## Description of the task
Of the lines below, write out exactly those from the line with "Find the distance" through the line with "For a line starting", both included, and skip the rest.
Segment Start: Extracted entries
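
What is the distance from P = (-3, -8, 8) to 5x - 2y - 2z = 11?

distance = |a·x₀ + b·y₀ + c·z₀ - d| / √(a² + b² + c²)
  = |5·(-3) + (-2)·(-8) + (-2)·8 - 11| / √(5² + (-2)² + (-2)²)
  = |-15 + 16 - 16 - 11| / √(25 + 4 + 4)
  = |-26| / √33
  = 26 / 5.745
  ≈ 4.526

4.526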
Segment End: Extracted entries
Segment Start: Extracted entries
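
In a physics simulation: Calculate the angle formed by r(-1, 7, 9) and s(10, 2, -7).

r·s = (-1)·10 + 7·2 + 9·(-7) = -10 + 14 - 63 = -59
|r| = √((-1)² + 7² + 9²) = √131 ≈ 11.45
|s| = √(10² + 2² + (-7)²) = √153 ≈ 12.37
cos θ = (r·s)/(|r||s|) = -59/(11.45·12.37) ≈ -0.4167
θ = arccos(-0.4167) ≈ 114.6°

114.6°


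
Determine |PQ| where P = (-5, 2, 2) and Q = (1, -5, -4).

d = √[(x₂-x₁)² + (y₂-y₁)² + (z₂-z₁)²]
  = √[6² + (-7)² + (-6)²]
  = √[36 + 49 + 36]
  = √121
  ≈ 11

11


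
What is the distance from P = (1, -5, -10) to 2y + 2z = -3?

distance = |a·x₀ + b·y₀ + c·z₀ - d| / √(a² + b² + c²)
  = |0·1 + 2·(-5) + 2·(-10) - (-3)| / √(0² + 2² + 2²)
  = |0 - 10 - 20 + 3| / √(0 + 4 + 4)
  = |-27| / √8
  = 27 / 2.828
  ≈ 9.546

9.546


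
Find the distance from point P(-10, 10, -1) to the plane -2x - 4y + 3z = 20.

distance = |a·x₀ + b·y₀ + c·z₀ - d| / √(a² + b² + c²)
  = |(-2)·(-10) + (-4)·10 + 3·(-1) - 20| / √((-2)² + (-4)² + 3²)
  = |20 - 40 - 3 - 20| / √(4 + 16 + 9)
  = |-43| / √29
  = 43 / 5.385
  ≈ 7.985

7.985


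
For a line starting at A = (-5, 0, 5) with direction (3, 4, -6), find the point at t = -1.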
Segment End: Extracted entries
## Result of this task
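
Find the distance from point P(-10, 10, -1) to the plane -2x - 4y + 3z = 20.

distance = |a·x₀ + b·y₀ + c·z₀ - d| / √(a² + b² + c²)
  = |(-2)·(-10) + (-4)·10 + 3·(-1) - 20| / √((-2)² + (-4)² + 3²)
  = |20 - 40 - 3 - 20| / √(4 + 16 + 9)
  = |-43| / √29
  = 43 / 5.385
  ≈ 7.985

7.985


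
For a line starting at A = (-5, 0, 5) with direction (3, 4, -6), find the point at t = -1.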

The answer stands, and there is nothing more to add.